(Records from a dataset)
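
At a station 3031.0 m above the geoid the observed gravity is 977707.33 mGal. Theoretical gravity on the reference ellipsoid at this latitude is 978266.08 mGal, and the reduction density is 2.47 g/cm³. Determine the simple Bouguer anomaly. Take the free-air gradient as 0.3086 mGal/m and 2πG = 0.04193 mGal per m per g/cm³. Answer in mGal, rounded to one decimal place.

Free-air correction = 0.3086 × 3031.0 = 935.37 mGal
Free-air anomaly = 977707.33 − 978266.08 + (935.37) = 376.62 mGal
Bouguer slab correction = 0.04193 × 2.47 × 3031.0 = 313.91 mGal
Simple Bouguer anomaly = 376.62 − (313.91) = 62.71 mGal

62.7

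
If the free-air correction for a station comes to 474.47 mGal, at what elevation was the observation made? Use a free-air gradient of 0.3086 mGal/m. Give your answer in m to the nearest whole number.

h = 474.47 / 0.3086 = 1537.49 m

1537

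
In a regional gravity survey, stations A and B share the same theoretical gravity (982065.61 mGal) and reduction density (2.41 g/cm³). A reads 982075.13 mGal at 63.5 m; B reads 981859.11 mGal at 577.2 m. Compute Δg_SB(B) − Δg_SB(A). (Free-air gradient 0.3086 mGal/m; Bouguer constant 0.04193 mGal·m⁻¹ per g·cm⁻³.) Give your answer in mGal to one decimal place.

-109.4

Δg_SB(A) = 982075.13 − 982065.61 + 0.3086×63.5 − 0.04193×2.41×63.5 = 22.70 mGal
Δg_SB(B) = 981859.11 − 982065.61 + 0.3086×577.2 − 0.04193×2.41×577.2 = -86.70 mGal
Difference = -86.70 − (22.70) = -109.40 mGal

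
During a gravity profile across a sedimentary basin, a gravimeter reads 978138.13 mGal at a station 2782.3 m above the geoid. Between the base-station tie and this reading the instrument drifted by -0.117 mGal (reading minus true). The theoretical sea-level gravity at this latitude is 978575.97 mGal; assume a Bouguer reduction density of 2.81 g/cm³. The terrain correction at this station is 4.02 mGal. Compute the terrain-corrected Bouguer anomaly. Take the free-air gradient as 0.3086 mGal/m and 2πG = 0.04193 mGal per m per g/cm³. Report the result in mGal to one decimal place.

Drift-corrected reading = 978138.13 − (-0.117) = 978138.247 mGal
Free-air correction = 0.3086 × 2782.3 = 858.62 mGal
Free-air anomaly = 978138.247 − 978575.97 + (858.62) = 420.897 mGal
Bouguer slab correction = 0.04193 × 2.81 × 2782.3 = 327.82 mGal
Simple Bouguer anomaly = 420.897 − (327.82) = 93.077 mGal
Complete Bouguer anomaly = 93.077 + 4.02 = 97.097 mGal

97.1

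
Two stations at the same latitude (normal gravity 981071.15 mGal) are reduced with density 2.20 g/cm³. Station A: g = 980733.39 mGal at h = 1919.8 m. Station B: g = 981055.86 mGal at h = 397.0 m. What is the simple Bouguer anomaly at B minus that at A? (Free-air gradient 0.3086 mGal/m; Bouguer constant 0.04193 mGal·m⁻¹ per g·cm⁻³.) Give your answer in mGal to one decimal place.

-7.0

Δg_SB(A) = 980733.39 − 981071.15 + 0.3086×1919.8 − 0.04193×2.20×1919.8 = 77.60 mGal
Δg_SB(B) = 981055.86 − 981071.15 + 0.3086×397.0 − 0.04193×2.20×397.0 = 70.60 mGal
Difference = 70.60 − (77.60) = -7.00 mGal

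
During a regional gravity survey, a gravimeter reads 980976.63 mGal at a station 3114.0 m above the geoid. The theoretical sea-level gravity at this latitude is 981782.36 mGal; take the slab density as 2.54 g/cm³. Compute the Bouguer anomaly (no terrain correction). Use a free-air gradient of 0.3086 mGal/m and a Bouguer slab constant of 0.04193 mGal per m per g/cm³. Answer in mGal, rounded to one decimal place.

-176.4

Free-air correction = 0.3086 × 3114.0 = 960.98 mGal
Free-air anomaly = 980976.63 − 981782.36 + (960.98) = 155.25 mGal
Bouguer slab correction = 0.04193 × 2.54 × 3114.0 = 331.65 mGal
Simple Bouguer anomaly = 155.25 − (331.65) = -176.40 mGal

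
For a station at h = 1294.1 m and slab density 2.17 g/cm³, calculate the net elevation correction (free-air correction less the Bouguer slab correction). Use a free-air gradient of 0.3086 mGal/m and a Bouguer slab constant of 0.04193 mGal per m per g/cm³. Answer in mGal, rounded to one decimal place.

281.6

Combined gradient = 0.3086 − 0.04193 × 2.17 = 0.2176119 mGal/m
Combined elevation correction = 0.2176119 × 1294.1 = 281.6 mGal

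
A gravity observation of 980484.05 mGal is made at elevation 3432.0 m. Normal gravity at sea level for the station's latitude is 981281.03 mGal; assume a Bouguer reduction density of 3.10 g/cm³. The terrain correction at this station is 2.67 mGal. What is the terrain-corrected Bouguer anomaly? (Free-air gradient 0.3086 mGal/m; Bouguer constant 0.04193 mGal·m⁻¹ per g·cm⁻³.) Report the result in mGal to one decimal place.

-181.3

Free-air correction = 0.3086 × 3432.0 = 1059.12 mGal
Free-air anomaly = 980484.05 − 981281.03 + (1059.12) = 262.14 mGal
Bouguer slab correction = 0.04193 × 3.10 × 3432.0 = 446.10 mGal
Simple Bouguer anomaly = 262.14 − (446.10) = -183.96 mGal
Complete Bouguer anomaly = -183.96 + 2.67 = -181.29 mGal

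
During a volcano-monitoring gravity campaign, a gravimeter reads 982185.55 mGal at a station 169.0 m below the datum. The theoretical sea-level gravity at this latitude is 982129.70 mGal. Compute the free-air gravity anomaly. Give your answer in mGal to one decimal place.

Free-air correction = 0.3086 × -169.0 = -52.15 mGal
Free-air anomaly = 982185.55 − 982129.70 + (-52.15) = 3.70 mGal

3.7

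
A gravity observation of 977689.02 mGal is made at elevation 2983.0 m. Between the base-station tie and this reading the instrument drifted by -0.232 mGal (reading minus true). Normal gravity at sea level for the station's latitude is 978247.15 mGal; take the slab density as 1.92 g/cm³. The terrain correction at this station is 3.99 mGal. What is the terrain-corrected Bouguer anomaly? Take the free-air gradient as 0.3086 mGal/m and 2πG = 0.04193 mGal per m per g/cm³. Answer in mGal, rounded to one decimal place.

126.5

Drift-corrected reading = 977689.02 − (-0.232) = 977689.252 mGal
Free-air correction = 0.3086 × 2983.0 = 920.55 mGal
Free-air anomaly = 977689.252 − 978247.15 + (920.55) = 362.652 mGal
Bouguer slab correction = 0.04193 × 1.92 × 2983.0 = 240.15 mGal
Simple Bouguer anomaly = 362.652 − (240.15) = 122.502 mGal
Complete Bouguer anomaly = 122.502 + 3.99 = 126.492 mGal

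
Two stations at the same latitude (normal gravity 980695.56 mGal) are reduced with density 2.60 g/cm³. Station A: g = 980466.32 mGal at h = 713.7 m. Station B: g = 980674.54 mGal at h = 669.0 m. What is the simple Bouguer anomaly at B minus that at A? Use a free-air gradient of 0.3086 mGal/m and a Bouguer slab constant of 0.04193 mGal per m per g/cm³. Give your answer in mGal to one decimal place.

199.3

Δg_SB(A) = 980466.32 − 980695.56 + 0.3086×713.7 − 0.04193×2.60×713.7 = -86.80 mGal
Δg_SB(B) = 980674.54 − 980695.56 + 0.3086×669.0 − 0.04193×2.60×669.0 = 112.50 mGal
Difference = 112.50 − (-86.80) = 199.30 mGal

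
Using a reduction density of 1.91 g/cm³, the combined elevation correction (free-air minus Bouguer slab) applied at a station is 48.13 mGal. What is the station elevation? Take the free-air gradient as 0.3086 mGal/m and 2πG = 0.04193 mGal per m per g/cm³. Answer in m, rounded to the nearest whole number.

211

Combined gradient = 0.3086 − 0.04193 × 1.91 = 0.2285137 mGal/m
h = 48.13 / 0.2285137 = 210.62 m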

- Exercise objective -
Output only the lines from the one that contains "Two stations at the same latitude (normal gravity 980695.56" through the last line of the data above, each restated exactly.

- Response -
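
Two stations at the same latitude (normal gravity 980695.56 mGal) are reduced with density 2.60 g/cm³. Station A: g = 980466.32 mGal at h = 713.7 m. Station B: g = 980674.54 mGal at h = 669.0 m. What is the simple Bouguer anomaly at B minus that at A? Use a free-air gradient of 0.3086 mGal/m and a Bouguer slab constant of 0.04193 mGal per m per g/cm³. Give your answer in mGal to one decimal place.

199.3

Δg_SB(A) = 980466.32 − 980695.56 + 0.3086×713.7 − 0.04193×2.60×713.7 = -86.80 mGal
Δg_SB(B) = 980674.54 − 980695.56 + 0.3086×669.0 − 0.04193×2.60×669.0 = 112.50 mGal
Difference = 112.50 − (-86.80) = 199.30 mGal

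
Using a reduction density of 1.91 g/cm³, the combined elevation correction (free-air minus Bouguer slab) applied at a station is 48.13 mGal. What is the station elevation? Take the free-air gradient as 0.3086 mGal/m and 2πG = 0.04193 mGal per m per g/cm³. Answer in m, rounded to the nearest whole number.

211

Combined gradient = 0.3086 − 0.04193 × 1.91 = 0.2285137 mGal/m
h = 48.13 / 0.2285137 = 210.62 m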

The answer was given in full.